Where does the word "generals" show up in the data? Please find each such line and copy it.

** PROVIDED ENTRIES follows **

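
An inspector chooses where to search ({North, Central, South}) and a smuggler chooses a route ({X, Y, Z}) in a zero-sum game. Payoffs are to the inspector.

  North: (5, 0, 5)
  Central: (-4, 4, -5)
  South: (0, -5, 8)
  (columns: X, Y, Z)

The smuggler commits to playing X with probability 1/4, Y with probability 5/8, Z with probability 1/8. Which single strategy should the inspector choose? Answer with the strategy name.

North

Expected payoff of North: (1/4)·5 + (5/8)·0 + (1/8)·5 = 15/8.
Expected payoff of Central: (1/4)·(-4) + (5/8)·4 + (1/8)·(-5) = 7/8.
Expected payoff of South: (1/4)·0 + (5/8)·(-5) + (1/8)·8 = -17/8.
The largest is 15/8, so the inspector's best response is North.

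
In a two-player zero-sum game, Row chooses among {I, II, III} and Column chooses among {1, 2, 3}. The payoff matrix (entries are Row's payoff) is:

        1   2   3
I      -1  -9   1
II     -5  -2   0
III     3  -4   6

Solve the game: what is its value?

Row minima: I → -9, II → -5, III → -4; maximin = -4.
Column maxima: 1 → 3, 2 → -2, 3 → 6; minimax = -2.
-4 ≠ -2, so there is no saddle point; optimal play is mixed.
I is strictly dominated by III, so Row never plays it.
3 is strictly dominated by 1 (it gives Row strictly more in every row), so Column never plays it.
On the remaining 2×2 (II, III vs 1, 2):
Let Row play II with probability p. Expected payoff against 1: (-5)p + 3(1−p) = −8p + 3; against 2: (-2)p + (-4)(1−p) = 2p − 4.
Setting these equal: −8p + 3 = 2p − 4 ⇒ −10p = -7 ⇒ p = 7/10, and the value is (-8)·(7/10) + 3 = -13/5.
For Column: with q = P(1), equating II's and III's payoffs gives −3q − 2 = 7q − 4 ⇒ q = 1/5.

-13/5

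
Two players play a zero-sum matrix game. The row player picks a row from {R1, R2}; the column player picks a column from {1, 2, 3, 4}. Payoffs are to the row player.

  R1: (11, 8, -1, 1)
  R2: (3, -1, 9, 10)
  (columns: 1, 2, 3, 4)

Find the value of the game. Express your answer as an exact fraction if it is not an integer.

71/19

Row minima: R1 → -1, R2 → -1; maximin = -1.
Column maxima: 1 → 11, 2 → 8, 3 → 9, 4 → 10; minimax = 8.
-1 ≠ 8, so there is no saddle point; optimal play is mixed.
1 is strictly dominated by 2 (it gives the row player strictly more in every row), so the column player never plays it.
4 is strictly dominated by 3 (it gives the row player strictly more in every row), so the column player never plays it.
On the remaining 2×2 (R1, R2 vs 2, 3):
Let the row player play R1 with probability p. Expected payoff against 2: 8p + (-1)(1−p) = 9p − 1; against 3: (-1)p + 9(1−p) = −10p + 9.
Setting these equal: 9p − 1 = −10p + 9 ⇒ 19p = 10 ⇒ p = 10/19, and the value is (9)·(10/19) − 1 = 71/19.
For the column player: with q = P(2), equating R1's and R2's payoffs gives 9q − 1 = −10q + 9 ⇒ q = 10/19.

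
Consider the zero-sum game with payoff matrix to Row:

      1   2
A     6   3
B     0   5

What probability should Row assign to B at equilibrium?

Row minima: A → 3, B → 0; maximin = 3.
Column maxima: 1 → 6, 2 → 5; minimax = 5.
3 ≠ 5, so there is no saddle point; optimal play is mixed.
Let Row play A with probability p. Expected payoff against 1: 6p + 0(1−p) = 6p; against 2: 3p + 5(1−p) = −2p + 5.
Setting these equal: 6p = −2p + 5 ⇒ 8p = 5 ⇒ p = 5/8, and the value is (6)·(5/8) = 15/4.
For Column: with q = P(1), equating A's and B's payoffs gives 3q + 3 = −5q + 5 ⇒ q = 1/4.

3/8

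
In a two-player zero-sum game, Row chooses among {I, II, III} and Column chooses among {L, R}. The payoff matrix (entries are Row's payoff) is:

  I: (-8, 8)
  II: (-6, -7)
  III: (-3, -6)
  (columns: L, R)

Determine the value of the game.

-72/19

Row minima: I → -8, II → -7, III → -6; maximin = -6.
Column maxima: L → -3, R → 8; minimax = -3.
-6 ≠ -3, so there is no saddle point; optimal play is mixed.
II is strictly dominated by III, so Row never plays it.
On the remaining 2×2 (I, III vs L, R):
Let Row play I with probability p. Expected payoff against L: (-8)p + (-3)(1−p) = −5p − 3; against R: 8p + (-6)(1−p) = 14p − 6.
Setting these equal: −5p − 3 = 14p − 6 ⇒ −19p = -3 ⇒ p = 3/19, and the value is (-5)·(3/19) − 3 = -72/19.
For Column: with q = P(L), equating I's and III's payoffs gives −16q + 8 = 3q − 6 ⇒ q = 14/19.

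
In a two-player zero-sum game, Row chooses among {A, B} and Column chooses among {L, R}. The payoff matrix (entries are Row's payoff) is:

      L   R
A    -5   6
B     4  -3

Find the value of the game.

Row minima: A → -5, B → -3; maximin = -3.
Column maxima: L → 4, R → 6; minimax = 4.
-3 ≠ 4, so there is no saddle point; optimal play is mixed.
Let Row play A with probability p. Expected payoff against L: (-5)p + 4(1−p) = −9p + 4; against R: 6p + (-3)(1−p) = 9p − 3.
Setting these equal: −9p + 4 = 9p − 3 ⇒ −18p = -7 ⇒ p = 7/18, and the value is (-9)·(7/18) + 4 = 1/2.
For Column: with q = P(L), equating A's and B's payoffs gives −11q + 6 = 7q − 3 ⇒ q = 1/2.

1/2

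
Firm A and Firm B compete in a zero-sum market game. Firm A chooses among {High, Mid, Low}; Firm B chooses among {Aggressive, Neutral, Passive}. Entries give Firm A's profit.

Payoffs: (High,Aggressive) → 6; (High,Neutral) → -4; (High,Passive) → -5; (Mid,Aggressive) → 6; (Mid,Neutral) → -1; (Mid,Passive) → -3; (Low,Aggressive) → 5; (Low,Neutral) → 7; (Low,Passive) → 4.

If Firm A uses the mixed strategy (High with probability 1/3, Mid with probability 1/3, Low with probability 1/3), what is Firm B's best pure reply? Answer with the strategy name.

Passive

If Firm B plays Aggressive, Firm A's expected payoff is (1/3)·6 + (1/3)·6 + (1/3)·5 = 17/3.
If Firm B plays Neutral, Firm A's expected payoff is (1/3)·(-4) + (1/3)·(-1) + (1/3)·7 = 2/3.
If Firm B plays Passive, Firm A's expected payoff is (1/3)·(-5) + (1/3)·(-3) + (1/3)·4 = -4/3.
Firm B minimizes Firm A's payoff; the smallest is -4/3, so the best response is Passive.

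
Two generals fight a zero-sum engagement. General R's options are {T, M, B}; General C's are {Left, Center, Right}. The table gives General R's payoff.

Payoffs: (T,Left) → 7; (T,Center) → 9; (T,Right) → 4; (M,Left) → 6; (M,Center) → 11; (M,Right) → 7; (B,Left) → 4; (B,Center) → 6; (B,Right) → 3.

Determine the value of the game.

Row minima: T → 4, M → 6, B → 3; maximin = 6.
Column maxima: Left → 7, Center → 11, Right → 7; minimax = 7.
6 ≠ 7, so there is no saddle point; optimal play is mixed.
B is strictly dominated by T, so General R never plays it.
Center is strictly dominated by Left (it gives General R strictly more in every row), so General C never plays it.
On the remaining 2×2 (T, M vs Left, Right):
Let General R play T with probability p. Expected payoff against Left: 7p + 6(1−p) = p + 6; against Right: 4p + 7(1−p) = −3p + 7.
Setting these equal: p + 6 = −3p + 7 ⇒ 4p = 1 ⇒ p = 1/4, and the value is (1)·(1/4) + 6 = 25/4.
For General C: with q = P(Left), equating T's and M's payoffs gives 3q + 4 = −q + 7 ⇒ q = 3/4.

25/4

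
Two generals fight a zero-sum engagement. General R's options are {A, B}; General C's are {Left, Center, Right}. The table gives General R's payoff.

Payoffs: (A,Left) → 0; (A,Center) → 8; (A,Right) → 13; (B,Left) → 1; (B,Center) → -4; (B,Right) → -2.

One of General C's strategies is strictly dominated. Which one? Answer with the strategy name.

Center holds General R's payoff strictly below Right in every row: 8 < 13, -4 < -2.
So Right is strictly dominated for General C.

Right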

** End of PROVIDED ENTRIES **

◆ RESPONSE ◆
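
Two generals fight a zero-sum engagement. General R's options are {T, M, B}; General C's are {Left, Center, Right}. The table gives General R's payoff.
Two generals fight a zero-sum engagement. General R's options are {A, B}; General C's are {Left, Center, Right}. The table gives General R's payoff.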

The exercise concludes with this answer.